##### Provided information

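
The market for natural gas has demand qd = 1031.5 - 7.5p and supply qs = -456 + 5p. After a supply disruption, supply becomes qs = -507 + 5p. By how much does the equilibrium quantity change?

Original equilibrium: p* = 119, q* = 139.
New equilibrium: 1031.5 - 7.5p = -507 + 5p, so 1538.5 = 12.5p and p' = 123.08; q' = 1031.5 − 7.5(123.08) = 108.4.
Change in quantity: 108.4 − 139 = -30.6.

Δq = -30.6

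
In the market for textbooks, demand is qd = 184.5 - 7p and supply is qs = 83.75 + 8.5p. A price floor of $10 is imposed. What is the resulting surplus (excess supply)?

Surplus = 54.25

Equilibrium price would be p* = 6.5, so the floor at 10 binds.
At p = 10: qd = 114.5, qs = 168.75.
Surplus = 168.75 − 114.5 = 54.25.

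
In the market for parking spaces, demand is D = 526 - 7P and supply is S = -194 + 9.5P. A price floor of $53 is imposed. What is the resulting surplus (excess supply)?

Equilibrium price would be P* = 480/11, so the floor at 53 binds.
At P = 53: D = 155, S = 309.5.
Surplus = 309.5 − 155 = 154.5.

Surplus = 154.5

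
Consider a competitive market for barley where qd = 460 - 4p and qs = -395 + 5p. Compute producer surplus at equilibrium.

Equilibrium: 460 - 4p = -395 + 5p gives p* = 95, q* = 80.
Supply starts at p = 79 (where qs = 0).
PS = ½(95 − 79)(80) = 640.

Producer surplus = 640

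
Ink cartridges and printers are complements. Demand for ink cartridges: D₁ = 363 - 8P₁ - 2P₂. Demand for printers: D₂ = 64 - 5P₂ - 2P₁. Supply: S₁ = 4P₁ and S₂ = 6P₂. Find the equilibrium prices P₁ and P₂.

Market 1: 363 - 8P₁ - 2P₂ = 4P₁ → 12P₁ + 2P₂ = 363.
Market 2: 11P₂ + 2P₁ = 64.
Eliminating P₂: 11×(1) − 2×(2) gives 128P₁ = 3865, so P₁ = 30.1953125.
Back-substitute into (2): P₂ = (64 − 2×30.1953125) / 11 = 0.328125.

P₁ = 30.1953125, P₂ = 0.328125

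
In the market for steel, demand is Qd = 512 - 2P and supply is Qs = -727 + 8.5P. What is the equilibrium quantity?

Q* = 276

Set Qd = Qs: 512 - 2P = -727 + 8.5P.
1239 = 10.5P, so P* = 118.
Q* = 512 − 2(118) = 276.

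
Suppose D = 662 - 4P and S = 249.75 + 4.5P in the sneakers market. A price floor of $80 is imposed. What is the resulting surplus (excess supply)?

Surplus = 267.75

Equilibrium price would be P* = 48.5, so the floor at 80 binds.
At P = 80: D = 342, S = 609.75.
Surplus = 609.75 − 342 = 267.75.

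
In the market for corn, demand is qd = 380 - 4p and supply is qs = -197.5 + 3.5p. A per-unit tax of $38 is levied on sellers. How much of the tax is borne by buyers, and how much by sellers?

Pre-tax equilibrium: p* = 77, q* = 72.
Tax on sellers shifts supply to qs = -197.5 + 3.5(p − 38) = -330.5 + 3.5p.
380 - 4p = -330.5 + 3.5p gives buyer price pb = 1421/15; sellers receive ps = 1421/15 − 38 = 851/15.
New quantity: q = 380 − 4(1421/15) = 16/15.
Buyer burden = 1421/15 − 77 = 266/15; seller burden = 77 − 851/15 = 304/15.

Buyers bear 266/15, sellers bear 304/15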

##########

Restate the full listing word for word, leaving out nothing.

**Your response:**
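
The market for natural gas has demand qd = 1031.5 - 7.5p and supply qs = -456 + 5p. After a supply disruption, supply becomes qs = -507 + 5p. By how much does the equilibrium quantity change?

Original equilibrium: p* = 119, q* = 139.
New equilibrium: 1031.5 - 7.5p = -507 + 5p, so 1538.5 = 12.5p and p' = 123.08; q' = 1031.5 − 7.5(123.08) = 108.4.
Change in quantity: 108.4 − 139 = -30.6.

Δq = -30.6

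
In the market for textbooks, demand is qd = 184.5 - 7p and supply is qs = 83.75 + 8.5p. A price floor of $10 is imposed. What is the resulting surplus (excess supply)?

Surplus = 54.25

Equilibrium price would be p* = 6.5, so the floor at 10 binds.
At p = 10: qd = 114.5, qs = 168.75.
Surplus = 168.75 − 114.5 = 54.25.

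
In the market for parking spaces, demand is D = 526 - 7P and supply is S = -194 + 9.5P. A price floor of $53 is imposed. What is the resulting surplus (excess supply)?

Equilibrium price would be P* = 480/11, so the floor at 53 binds.
At P = 53: D = 155, S = 309.5.
Surplus = 309.5 − 155 = 154.5.

Surplus = 154.5

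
Consider a competitive market for barley where qd = 460 - 4p and qs = -395 + 5p. Compute producer surplus at equilibrium.

Equilibrium: 460 - 4p = -395 + 5p gives p* = 95, q* = 80.
Supply starts at p = 79 (where qs = 0).
PS = ½(95 − 79)(80) = 640.

Producer surplus = 640

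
Ink cartridges and printers are complements. Demand for ink cartridges: D₁ = 363 - 8P₁ - 2P₂. Demand for printers: D₂ = 64 - 5P₂ - 2P₁. Supply: S₁ = 4P₁ and S₂ = 6P₂. Find the equilibrium prices P₁ and P₂.

Market 1: 363 - 8P₁ - 2P₂ = 4P₁ → 12P₁ + 2P₂ = 363.
Market 2: 11P₂ + 2P₁ = 64.
Eliminating P₂: 11×(1) − 2×(2) gives 128P₁ = 3865, so P₁ = 30.1953125.
Back-substitute into (2): P₂ = (64 − 2×30.1953125) / 11 = 0.328125.

P₁ = 30.1953125, P₂ = 0.328125

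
In the market for steel, demand is Qd = 512 - 2P and supply is Qs = -727 + 8.5P. What is the equilibrium quantity?

Q* = 276

Set Qd = Qs: 512 - 2P = -727 + 8.5P.
1239 = 10.5P, so P* = 118.
Q* = 512 − 2(118) = 276.

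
Suppose D = 662 - 4P and S = 249.75 + 4.5P in the sneakers market. A price floor of $80 is imposed. What is the resulting surplus (excess supply)?

Surplus = 267.75

Equilibrium price would be P* = 48.5, so the floor at 80 binds.
At P = 80: D = 342, S = 609.75.
Surplus = 609.75 − 342 = 267.75.

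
In the market for corn, demand is qd = 380 - 4p and supply is qs = -197.5 + 3.5p. A per-unit tax of $38 is levied on sellers. How much of the tax is borne by buyers, and how much by sellers?

Pre-tax equilibrium: p* = 77, q* = 72.
Tax on sellers shifts supply to qs = -197.5 + 3.5(p − 38) = -330.5 + 3.5p.
380 - 4p = -330.5 + 3.5p gives buyer price pb = 1421/15; sellers receive ps = 1421/15 − 38 = 851/15.
New quantity: q = 380 − 4(1421/15) = 16/15.
Buyer burden = 1421/15 − 77 = 266/15; seller burden = 77 − 851/15 = 304/15.

Buyers bear 266/15, sellers bear 304/15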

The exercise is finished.